_Your task:_ Quote every line from the top of the listing down to and including the line that contains "Answer: 39589 +".

_Data to use:_
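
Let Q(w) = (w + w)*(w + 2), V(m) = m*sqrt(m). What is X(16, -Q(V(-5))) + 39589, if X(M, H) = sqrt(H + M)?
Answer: 39589 + sqrt(266 + 20*I*sqrt(5)) ≈ 39605.0 + 1.3662*I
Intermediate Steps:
V(m) = m**(3/2)
Q(w) = 2*w*(2 + w) (Q(w) = (2*w)*(2 + w) = 2*w*(2 + w))
X(16, -Q(V(-5))) + 39589 = sqrt(-2*(-5)**(3/2)*(2 + (-5)**(3/2)) + 16) + 39589 = sqrt(-2*(-5*I*sqrt(5))*(2 - 5*I*sqrt(5)) + 16) + 39589 = sqrt(-(-10)*I*sqrt(5)*(2 - 5*I*sqrt(5)) + 16) + 39589 = sqrt(10*I*sqrt(5)*(2 - 5*I*sqrt(5)) + 16) + 39589 = sqrt(16 + 10*I*sqrt(5)*(2 - 5*I*sqrt(5))) + 39589 = 39589 + sqrt(16 + 10*I*sqrt(5)*(2 - 5*I*sqrt(5)))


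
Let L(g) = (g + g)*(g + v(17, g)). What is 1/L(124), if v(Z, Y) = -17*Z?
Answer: -1/40920 ≈ -2.4438e-5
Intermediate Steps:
L(g) = 2*g*(-289 + g) (L(g) = (g + g)*(g - 17*17) = (2*g)*(g - 289) = (2*g)*(-289 + g) = 2*g*(-289 + g))
1/L(124) = 1/(2*124*(-289 + 124)) = 1/(2*124*(-165)) = 1/(-40920) = -1/40920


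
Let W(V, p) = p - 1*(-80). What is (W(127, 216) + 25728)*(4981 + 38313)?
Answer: 1126683056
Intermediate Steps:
W(V, p) = 80 + p (W(V, p) = p + 80 = 80 + p)
(W(127, 216) + 25728)*(4981 + 38313) = ((80 + 216) + 25728)*(4981 + 38313) = (296 + 25728)*43294 = 26024*43294 = 1126683056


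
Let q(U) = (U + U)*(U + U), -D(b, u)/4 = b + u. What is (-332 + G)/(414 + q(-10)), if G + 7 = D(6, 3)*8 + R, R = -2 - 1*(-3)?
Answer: -313/407 ≈ -0.76904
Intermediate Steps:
D(b, u) = -4*b - 4*u (D(b, u) = -4*(b + u) = -4*b - 4*u)
R = 1 (R = -2 + 3 = 1)
G = -294 (G = -7 + ((-4*6 - 4*3)*8 + 1) = -7 + ((-24 - 12)*8 + 1) = -7 + (-36*8 + 1) = -7 + (-288 + 1) = -7 - 287 = -294)
q(U) = 4*U² (q(U) = (2*U)*(2*U) = 4*U²)
(-332 + G)/(414 + q(-10)) = (-332 - 294)/(414 + 4*(-10)²) = -626/(414 + 4*100) = -626/(414 + 400) = -626/814 = -626*1/814 = -313/407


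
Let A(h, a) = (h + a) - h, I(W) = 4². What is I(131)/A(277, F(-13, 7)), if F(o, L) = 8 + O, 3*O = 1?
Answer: 48/25 ≈ 1.9200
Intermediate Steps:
O = ⅓ (O = (⅓)*1 = ⅓ ≈ 0.33333)
I(W) = 16
F(o, L) = 25/3 (F(o, L) = 8 + ⅓ = 25/3)
A(h, a) = a (A(h, a) = (a + h) - h = a)
I(131)/A(277, F(-13, 7)) = 16/(25/3) = 16*(3/25) = 48/25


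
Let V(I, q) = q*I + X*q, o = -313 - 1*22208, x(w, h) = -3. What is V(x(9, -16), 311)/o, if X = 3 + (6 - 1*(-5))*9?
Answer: -10263/7507 ≈ -1.3671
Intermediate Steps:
o = -22521 (o = -313 - 22208 = -22521)
X = 102 (X = 3 + (6 + 5)*9 = 3 + 11*9 = 3 + 99 = 102)
V(I, q) = 102*q + I*q (V(I, q) = q*I + 102*q = I*q + 102*q = 102*q + I*q)
V(x(9, -16), 311)/o = (311*(102 - 3))/(-22521) = (311*99)*(-1/22521) = 30789*(-1/22521) = -10263/7507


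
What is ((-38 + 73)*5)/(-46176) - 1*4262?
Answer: -196802287/46176 ≈ -4262.0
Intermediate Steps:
((-38 + 73)*5)/(-46176) - 1*4262 = (35*5)*(-1/46176) - 4262 = 175*(-1/46176) - 4262 = -175/46176 - 4262 = -196802287/46176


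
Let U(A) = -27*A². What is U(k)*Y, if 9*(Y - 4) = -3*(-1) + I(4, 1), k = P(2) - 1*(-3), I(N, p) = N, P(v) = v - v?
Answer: -1161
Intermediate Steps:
P(v) = 0
k = 3 (k = 0 - 1*(-3) = 0 + 3 = 3)
Y = 43/9 (Y = 4 + (-3*(-1) + 4)/9 = 4 + (3 + 4)/9 = 4 + (⅑)*7 = 4 + 7/9 = 43/9 ≈ 4.7778)
U(k)*Y = -27*3²*(43/9) = -27*9*(43/9) = -243*43/9 = -1161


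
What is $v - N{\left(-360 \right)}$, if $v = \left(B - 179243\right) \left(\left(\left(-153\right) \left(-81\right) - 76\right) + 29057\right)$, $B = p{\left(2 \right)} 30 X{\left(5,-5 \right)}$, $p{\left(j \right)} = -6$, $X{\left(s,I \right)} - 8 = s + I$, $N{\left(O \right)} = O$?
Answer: $-7475578082$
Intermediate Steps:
$X{\left(s,I \right)} = 8 + I + s$ ($X{\left(s,I \right)} = 8 + \left(s + I\right) = 8 + \left(I + s\right) = 8 + I + s$)
$B = -1440$ ($B = \left(-6\right) 30 \left(8 - 5 + 5\right) = \left(-180\right) 8 = -1440$)
$v = -7475578442$ ($v = \left(-1440 - 179243\right) \left(\left(\left(-153\right) \left(-81\right) - 76\right) + 29057\right) = - 180683 \left(\left(12393 - 76\right) + 29057\right) = - 180683 \left(12317 + 29057\right) = \left(-180683\right) 41374 = -7475578442$)
$v - N{\left(-360 \right)} = -7475578442 - -360 = -7475578442 + 360 = -7475578082$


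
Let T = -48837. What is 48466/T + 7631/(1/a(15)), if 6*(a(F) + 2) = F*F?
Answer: 26459838505/97674 ≈ 2.7090e+5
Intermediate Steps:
a(F) = -2 + F²/6 (a(F) = -2 + (F*F)/6 = -2 + F²/6)
48466/T + 7631/(1/a(15)) = 48466/(-48837) + 7631/(1/(-2 + (⅙)*15²)) = 48466*(-1/48837) + 7631/(1/(-2 + (⅙)*225)) = -48466/48837 + 7631/(1/(-2 + 75/2)) = -48466/48837 + 7631/(1/(71/2)) = -48466/48837 + 7631/(2/71) = -48466/48837 + 7631*(71/2) = -48466/48837 + 541801/2 = 26459838505/97674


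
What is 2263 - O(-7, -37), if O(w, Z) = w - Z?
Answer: 2233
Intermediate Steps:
2263 - O(-7, -37) = 2263 - (-7 - 1*(-37)) = 2263 - (-7 + 37) = 2263 - 1*30 = 2263 - 30 = 2233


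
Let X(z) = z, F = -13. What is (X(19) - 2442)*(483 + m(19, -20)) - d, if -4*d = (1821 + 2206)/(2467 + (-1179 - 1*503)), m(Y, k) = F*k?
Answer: -5652903433/3140 ≈ -1.8003e+6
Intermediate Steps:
m(Y, k) = -13*k
d = -4027/3140 (d = -(1821 + 2206)/(4*(2467 + (-1179 - 1*503))) = -4027/(4*(2467 + (-1179 - 503))) = -4027/(4*(2467 - 1682)) = -4027/(4*785) = -¼*4027/785 = -4027/3140 ≈ -1.2825)
(X(19) - 2442)*(483 + m(19, -20)) - d = (19 - 2442)*(483 - 13*(-20)) - 1*(-4027/3140) = -2423*(483 + 260) + 4027/3140 = -2423*743 + 4027/3140 = -1800289 + 4027/3140 = -5652903433/3140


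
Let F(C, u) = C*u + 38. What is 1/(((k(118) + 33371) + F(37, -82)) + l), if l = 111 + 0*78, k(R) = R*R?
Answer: 1/44410 ≈ 2.2517e-5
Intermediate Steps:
F(C, u) = 38 + C*u
k(R) = R²
l = 111 (l = 111 + 0 = 111)
1/(((k(118) + 33371) + F(37, -82)) + l) = 1/(((118² + 33371) + (38 + 37*(-82))) + 111) = 1/(((13924 + 33371) + (38 - 3034)) + 111) = 1/((47295 - 2996) + 111) = 1/(44299 + 111) = 1/44410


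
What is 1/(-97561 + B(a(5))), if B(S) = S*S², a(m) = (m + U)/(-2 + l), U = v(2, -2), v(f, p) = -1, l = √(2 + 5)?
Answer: -2630947/256365620971 - 1216*√7/256365620971 ≈ -1.0275e-5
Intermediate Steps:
l = √7 ≈ 2.6458
U = -1
a(m) = (-1 + m)/(-2 + √7) (a(m) = (m - 1)/(-2 + √7) = (-1 + m)/(-2 + √7))
B(S) = S³
1/(-97561 + B(a(5))) = 1/(-97561 + (-(-1 + 5)/(2 - √7))³) = 1/(-97561 + (-1*4/(2 - √7))³) = 1/(-97561 + (-4/(2 - √7))³) = 1/(-97561 - 64/(2 - √7)³)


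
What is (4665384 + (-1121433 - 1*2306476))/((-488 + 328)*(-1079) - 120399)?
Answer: 1237475/52241 ≈ 23.688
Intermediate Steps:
(4665384 + (-1121433 - 1*2306476))/((-488 + 328)*(-1079) - 120399) = (4665384 + (-1121433 - 2306476))/(-160*(-1079) - 120399) = (4665384 - 3427909)/(172640 - 120399) = 1237475/52241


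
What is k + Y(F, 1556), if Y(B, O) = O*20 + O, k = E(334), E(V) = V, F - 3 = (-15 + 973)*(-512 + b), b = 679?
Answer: 33010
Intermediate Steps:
F = 159989 (F = 3 + (-15 + 973)*(-512 + 679) = 3 + 958*167 = 3 + 159986 = 159989)
k = 334
Y(B, O) = 21*O (Y(B, O) = 20*O + O = 21*O)
k + Y(F, 1556) = 334 + 21*1556 = 334 + 32676 = 33010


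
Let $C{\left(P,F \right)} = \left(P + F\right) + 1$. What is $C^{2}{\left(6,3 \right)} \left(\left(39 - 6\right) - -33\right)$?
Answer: $6600$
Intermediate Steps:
$C{\left(P,F \right)} = 1 + F + P$ ($C{\left(P,F \right)} = \left(F + P\right) + 1 = 1 + F + P$)
$C^{2}{\left(6,3 \right)} \left(\left(39 - 6\right) - -33\right) = \left(1 + 3 + 6\right)^{2} \left(\left(39 - 6\right) - -33\right) = 10^{2} \left(\left(39 - 6\right) + 33\right) = 100 \left(33 + 33\right) = 100 \cdot 66 = 6600$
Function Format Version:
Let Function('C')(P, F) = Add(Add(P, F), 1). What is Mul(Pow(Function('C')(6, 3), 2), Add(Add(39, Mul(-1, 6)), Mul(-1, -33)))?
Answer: 6600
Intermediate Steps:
Function('C')(P, F) = Add(1, F, P) (Function('C')(P, F) = Add(Add(F, P), 1) = Add(1, F, P))
Mul(Pow(Function('C')(6, 3), 2), Add(Add(39, Mul(-1, 6)), Mul(-1, -33))) = Mul(Pow(Add(1, 3, 6), 2), Add(Add(39, Mul(-1, 6)), Mul(-1, -33))) = Mul(Pow(10, 2), Add(Add(39, -6), 33)) = Mul(100, Add(33, 33)) = Mul(100, 66) = 6600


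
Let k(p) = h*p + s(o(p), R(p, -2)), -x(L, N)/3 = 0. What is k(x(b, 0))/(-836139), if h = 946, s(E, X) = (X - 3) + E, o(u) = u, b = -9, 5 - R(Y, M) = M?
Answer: -4/836139 ≈ -4.7839e-6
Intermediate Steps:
R(Y, M) = 5 - M
s(E, X) = -3 + E + X (s(E, X) = (-3 + X) + E = -3 + E + X)
x(L, N) = 0 (x(L, N) = -3*0 = 0)
k(p) = 4 + 947*p (k(p) = 946*p + (-3 + p + (5 - 1*(-2))) = 946*p + (-3 + p + (5 + 2)) = 946*p + (-3 + p + 7) = 946*p + (4 + p) = 4 + 947*p)
k(x(b, 0))/(-836139) = (4 + 947*0)/(-836139) = (4 + 0)*(-1/836139) = 4*(-1/836139) = -4/836139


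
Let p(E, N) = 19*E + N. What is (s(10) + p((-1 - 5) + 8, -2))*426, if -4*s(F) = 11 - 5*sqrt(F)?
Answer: 28329/2 + 1065*sqrt(10)/2 ≈ 15848.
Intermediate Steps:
p(E, N) = N + 19*E
s(F) = -11/4 + 5*sqrt(F)/4 (s(F) = -(11 - 5*sqrt(F))/4 = -11/4 + 5*sqrt(F)/4)
(s(10) + p((-1 - 5) + 8, -2))*426 = ((-11/4 + 5*sqrt(10)/4) + (-2 + 19*((-1 - 5) + 8)))*426 = ((-11/4 + 5*sqrt(10)/4) + (-2 + 19*(-6 + 8)))*426 = ((-11/4 + 5*sqrt(10)/4) + (-2 + 19*2))*426 = ((-11/4 + 5*sqrt(10)/4) + (-2 + 38))*426 = ((-11/4 + 5*sqrt(10)/4) + 36)*426 = (133/4 + 5*sqrt(10)/4)*426 = 28329/2 + 1065*sqrt(10)/2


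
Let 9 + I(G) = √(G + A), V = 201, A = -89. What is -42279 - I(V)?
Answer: -42270 - 4*√7 ≈ -42281.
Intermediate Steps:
I(G) = -9 + √(-89 + G) (I(G) = -9 + √(G - 89) = -9 + √(-89 + G))
-42279 - I(V) = -42279 - (-9 + √(-89 + 201)) = -42279 - (-9 + √112) = -42279 - (-9 + 4*√7) = -42279 + (9 - 4*√7) = -42270 - 4*√7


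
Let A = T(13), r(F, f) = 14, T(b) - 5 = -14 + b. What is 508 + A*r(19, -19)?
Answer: 564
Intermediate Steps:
T(b) = -9 + b (T(b) = 5 + (-14 + b) = -9 + b)
A = 4 (A = -9 + 13 = 4)
508 + A*r(19, -19) = 508 + 4*14 = 508 + 56 = 564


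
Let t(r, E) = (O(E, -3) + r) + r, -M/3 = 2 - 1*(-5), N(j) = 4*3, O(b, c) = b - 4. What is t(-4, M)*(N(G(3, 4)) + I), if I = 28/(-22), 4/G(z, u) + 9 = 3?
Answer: -354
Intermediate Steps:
G(z, u) = -2/3 (G(z, u) = 4/(-9 + 3) = 4/(-6) = 4*(-1/6) = -2/3)
O(b, c) = -4 + b
N(j) = 12
I = -14/11 (I = 28*(-1/22) = -14/11 ≈ -1.2727)
M = -21 (M = -3*(2 - 1*(-5)) = -3*(2 + 5) = -3*7 = -21)
t(r, E) = -4 + E + 2*r (t(r, E) = ((-4 + E) + r) + r = (-4 + E + r) + r = -4 + E + 2*r)
t(-4, M)*(N(G(3, 4)) + I) = (-4 - 21 + 2*(-4))*(12 - 14/11) = (-4 - 21 - 8)*(118/11) = -33*118/11 = -354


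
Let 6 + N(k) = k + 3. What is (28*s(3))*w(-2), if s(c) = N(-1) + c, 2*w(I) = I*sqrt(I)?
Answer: 28*I*sqrt(2) ≈ 39.598*I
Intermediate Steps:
N(k) = -3 + k (N(k) = -6 + (k + 3) = -6 + (3 + k) = -3 + k)
w(I) = I**(3/2)/2 (w(I) = (I*sqrt(I))/2 = I**(3/2)/2)
s(c) = -4 + c (s(c) = (-3 - 1) + c = -4 + c)
(28*s(3))*w(-2) = (28*(-4 + 3))*((-2)**(3/2)/2) = (28*(-1))*((-2*I*sqrt(2))/2) = -(-28)*I*sqrt(2) = 28*I*sqrt(2)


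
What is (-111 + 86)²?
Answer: 625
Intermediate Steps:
(-111 + 86)² = (-25)² = 625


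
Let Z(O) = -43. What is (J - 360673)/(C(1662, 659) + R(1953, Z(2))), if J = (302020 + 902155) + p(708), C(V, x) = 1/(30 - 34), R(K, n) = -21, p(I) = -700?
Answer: -3371208/85 ≈ -39661.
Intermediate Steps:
C(V, x) = -¼ (C(V, x) = 1/(-4) = -¼)
J = 1203475 (J = (302020 + 902155) - 700 = 1204175 - 700 = 1203475)
(J - 360673)/(C(1662, 659) + R(1953, Z(2))) = (1203475 - 360673)/(-¼ - 21) = 842802/(-85/4) = 842802*(-4/85) = -3371208/85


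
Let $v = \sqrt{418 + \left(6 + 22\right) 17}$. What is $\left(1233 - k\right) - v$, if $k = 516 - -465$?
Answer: $252 - \sqrt{894} \approx 222.1$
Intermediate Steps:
$k = 981$ ($k = 516 + 465 = 981$)
$v = \sqrt{894}$ ($v = \sqrt{418 + 28 \cdot 17} = \sqrt{418 + 476} = \sqrt{894} \approx 29.9$)
$\left(1233 - k\right) - v = \left(1233 - 981\right) - \sqrt{894} = 252 - \sqrt{894}$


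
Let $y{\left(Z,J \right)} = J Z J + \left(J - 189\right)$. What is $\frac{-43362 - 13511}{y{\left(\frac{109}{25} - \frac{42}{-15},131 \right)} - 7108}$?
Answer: $- \frac{1421825}{2892669} \approx -0.49153$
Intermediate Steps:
$y{\left(Z,J \right)} = -189 + J + Z J^{2}$ ($y{\left(Z,J \right)} = Z J^{2} + \left(-189 + J\right) = -189 + J + Z J^{2}$)
$\frac{-43362 - 13511}{y{\left(\frac{109}{25} - \frac{42}{-15},131 \right)} - 7108} = \frac{-43362 - 13511}{\left(-189 + 131 + \left(\frac{109}{25} - \frac{42}{-15}\right) 131^{2}\right) - 7108} = - \frac{56873}{\left(-189 + 131 + \left(109 \cdot \frac{1}{25} - - \frac{14}{5}\right) 17161\right) - 7108} = - \frac{56873}{\left(-189 + 131 + \left(\frac{109}{25} + \frac{14}{5}\right) 17161\right) - 7108} = - \frac{56873}{\left(-189 + 131 + \frac{179}{25} \cdot 17161\right) - 7108} = - \frac{56873}{\left(-189 + 131 + \frac{3071819}{25}\right) - 7108} = - \frac{56873}{\frac{3070369}{25} - 7108} = - \frac{56873}{\frac{2892669}{25}} = \left(-56873\right) \frac{25}{2892669} = - \frac{1421825}{2892669}$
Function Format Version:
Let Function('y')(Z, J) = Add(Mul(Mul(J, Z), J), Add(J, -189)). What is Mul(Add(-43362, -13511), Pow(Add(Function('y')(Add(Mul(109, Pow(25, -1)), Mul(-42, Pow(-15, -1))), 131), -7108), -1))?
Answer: Rational(-1421825, 2892669) ≈ -0.49153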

_Task answer:_
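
Let Q(w) = (w + w)*(w + 2), V(m) = m*sqrt(m). What is X(16, -Q(V(-5))) + 39589, if X(M, H) = sqrt(H + M)?
Answer: 39589 + sqrt(266 + 20*I*sqrt(5)) ≈ 39605.0 + 1.3662*I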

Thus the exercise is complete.